== Work instruction ==
Could you filter the data below down to the lines that hold the word "Answer"?
+++ Supplied data
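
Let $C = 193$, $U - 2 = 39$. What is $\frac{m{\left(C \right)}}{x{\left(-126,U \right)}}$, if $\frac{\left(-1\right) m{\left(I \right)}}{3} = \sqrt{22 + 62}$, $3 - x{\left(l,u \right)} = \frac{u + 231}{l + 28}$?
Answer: $- \frac{294 \sqrt{21}}{283} \approx -4.7607$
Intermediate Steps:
$U = 41$ ($U = 2 + 39 = 41$)
$x{\left(l,u \right)} = 3 - \frac{231 + u}{28 + l}$ ($x{\left(l,u \right)} = 3 - \frac{u + 231}{l + 28} = 3 - \frac{231 + u}{28 + l}$)
$m{\left(I \right)} = - 6 \sqrt{21}$ ($m{\left(I \right)} = - 3 \sqrt{22 + 62} = - 3 \sqrt{84} = - 3 \cdot 2 \sqrt{21} = - 6 \sqrt{21}$)
$\frac{m{\left(C \right)}}{x{\left(-126,U \right)}} = \frac{\left(-6\right) \sqrt{21}}{\frac{1}{28 - 126} \left(-147 - 41 + 3 \left(-126\right)\right)} = \frac{\left(-6\right) \sqrt{21}}{\frac{1}{-98} \left(-147 - 41 - 378\right)} = \frac{\left(-6\right) \sqrt{21}}{\left(- \frac{1}{98}\right) \left(-566\right)} = \frac{\left(-6\right) \sqrt{21}}{\frac{283}{49}} = - 6 \sqrt{21} \cdot \frac{49}{283} = - \frac{294 \sqrt{21}}{283}$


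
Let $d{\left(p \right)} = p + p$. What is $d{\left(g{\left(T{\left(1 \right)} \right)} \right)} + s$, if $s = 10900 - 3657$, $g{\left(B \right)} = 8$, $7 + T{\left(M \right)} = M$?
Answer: $7259$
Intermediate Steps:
$T{\left(M \right)} = -7 + M$
$d{\left(p \right)} = 2 p$
$s = 7243$
$d{\left(g{\left(T{\left(1 \right)} \right)} \right)} + s = 2 \cdot 8 + 7243 = 16 + 7243 = 7259$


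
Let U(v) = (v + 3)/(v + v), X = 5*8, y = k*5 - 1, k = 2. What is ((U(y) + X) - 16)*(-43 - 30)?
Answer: -5402/3 ≈ -1800.7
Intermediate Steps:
y = 9 (y = 2*5 - 1 = 10 - 1 = 9)
X = 40
U(v) = (3 + v)/(2*v) (U(v) = (3 + v)/((2*v)) = (3 + v)*(1/(2*v)) = (3 + v)/(2*v))
((U(y) + X) - 16)*(-43 - 30) = (((½)*(3 + 9)/9 + 40) - 16)*(-43 - 30) = (((½)*(⅑)*12 + 40) - 16)*(-73) = ((⅔ + 40) - 16)*(-73) = (122/3 - 16)*(-73) = (74/3)*(-73) = -5402/3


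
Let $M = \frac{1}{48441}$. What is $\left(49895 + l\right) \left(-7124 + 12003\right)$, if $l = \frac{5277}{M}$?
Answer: $1247428820708$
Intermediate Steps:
$M = \frac{1}{48441} \approx 2.0644 \cdot 10^{-5}$
$l = 255623157$ ($l = 5277 \frac{1}{\frac{1}{48441}} = 5277 \cdot 48441 = 255623157$)
$\left(49895 + l\right) \left(-7124 + 12003\right) = \left(49895 + 255623157\right) \left(-7124 + 12003\right) = 255673052 \cdot 4879 = 1247428820708$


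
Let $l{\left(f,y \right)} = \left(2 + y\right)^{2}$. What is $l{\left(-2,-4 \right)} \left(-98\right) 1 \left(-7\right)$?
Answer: $2744$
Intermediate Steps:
$l{\left(-2,-4 \right)} \left(-98\right) 1 \left(-7\right) = \left(2 - 4\right)^{2} \left(-98\right) 1 \left(-7\right) = \left(-2\right)^{2} \left(-98\right) \left(-7\right) = 4 \left(-98\right) \left(-7\right) = \left(-392\right) \left(-7\right) = 2744$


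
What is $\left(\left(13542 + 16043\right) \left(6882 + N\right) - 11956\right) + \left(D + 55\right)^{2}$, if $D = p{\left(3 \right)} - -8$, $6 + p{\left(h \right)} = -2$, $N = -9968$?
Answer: $-91308241$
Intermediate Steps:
$p{\left(h \right)} = -8$ ($p{\left(h \right)} = -6 - 2 = -8$)
$D = 0$ ($D = -8 - -8 = -8 + 8 = 0$)
$\left(\left(13542 + 16043\right) \left(6882 + N\right) - 11956\right) + \left(D + 55\right)^{2} = \left(\left(13542 + 16043\right) \left(6882 - 9968\right) - 11956\right) + \left(0 + 55\right)^{2} = \left(29585 \left(-3086\right) - 11956\right) + 55^{2} = \left(-91299310 - 11956\right) + 3025 = -91311266 + 3025 = -91308241$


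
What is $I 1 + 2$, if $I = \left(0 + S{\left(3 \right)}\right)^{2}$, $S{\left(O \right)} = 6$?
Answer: $38$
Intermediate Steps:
$I = 36$ ($I = \left(0 + 6\right)^{2} = 6^{2} = 36$)
$I 1 + 2 = 36 \cdot 1 + 2 = 36 + 2 = 38$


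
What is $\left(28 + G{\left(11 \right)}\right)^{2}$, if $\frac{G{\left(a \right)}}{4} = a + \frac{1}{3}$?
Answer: $\frac{48400}{9} \approx 5377.8$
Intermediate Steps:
$G{\left(a \right)} = \frac{4}{3} + 4 a$ ($G{\left(a \right)} = 4 \left(a + \frac{1}{3}\right) = 4 \left(\frac{1}{3} + a\right) = \frac{4}{3} + 4 a$)
$\left(28 + G{\left(11 \right)}\right)^{2} = \left(28 + \left(\frac{4}{3} + 4 \cdot 11\right)\right)^{2} = \left(28 + \left(\frac{4}{3} + 44\right)\right)^{2} = \left(28 + \frac{136}{3}\right)^{2} = \left(\frac{220}{3}\right)^{2} = \frac{48400}{9}$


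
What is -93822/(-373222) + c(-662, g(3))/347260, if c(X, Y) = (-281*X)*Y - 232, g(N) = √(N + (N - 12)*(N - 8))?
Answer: 4061755027/16200633965 + 186022*√3/86815 ≈ 3.9621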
++++++
== Response to this task ==
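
Answer: $- \frac{294 \sqrt{21}}{283} \approx -4.7607$
Answer: $7259$
Answer: -5402/3 ≈ -1800.7
Answer: $1247428820708$
Answer: $2744$
Answer: $-91308241$
Answer: $38$
Answer: $\frac{48400}{9} \approx 5377.8$
Answer: 4061755027/16200633965 + 186022*√3/86815 ≈ 3.9621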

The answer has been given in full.